### THE PROBLEM
Filter task. Return each line of the material that holds the string "ranked".

# # #

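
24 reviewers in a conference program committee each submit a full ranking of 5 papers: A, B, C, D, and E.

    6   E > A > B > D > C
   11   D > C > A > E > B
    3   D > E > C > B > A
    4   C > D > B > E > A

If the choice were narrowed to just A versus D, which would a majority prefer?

Ballots ranking A above D: 6.
Ballots ranking D above A: 11+3+4 = 18.
D wins the head-to-head, 18–6.

D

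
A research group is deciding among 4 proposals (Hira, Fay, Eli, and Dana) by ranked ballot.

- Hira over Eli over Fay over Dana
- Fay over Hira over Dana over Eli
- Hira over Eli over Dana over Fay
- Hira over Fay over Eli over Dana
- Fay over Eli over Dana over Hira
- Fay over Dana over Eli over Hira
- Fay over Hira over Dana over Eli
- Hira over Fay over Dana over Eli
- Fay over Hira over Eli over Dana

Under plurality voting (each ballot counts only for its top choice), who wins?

First-place vote totals:
  Hira: 4
  Fay: 5
  Eli: 0
  Dana: 0
Fay has the most first-place votes.

Fay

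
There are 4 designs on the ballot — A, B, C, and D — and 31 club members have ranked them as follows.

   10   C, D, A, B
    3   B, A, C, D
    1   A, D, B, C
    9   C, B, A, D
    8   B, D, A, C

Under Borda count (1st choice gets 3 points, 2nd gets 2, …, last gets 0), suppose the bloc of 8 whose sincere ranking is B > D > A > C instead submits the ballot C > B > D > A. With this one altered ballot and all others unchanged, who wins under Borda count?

Borda totals with the altered ballot: A 28, B 44, C 84, D 30.
The winner is unchanged: still C.

C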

# # #

### RESPONSE
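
A research group is deciding among 4 proposals (Hira, Fay, Eli, and Dana) by ranked ballot.
There are 4 designs on the ballot — A, B, C, and D — and 31 club members have ranked them as follows.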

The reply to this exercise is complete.